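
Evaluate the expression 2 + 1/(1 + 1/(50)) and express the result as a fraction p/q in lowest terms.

Build up convergents one term at a time:
a_0 = 2: 2/1
a_1 = 1: 3/1
a_2 = 50: 152/51

152/51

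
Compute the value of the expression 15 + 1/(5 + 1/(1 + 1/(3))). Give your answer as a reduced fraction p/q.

Build up convergents one term at a time:
a_0 = 15: 15/1
a_1 = 5: 76/5
a_2 = 1: 91/6
a_3 = 3: 349/23

349/23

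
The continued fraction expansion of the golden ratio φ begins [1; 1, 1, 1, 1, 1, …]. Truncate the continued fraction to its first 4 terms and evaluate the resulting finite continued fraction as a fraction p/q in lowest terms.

5/3

a_0 = 1: 1/1
a_1 = 1: 2/1
a_2 = 1: 3/2
a_3 = 1: 5/3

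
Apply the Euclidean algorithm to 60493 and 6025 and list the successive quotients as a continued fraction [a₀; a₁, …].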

- _Instructions for the task_
Extract every line from the one containing "The continued fraction expansion" through the last line of the data, inclusive, exactly as written.

- _Output for this task_
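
The continued fraction expansion of the golden ratio φ begins [1; 1, 1, 1, 1, 1, …]. Truncate the continued fraction to its first 4 terms and evaluate the resulting finite continued fraction as a fraction p/q in lowest terms.

5/3

a_0 = 1: 1/1
a_1 = 1: 2/1
a_2 = 1: 3/2
a_3 = 1: 5/3

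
Apply the Euclidean algorithm to 60493 and 6025 and list the successive quotients as a continued fraction [a₀; a₁, …].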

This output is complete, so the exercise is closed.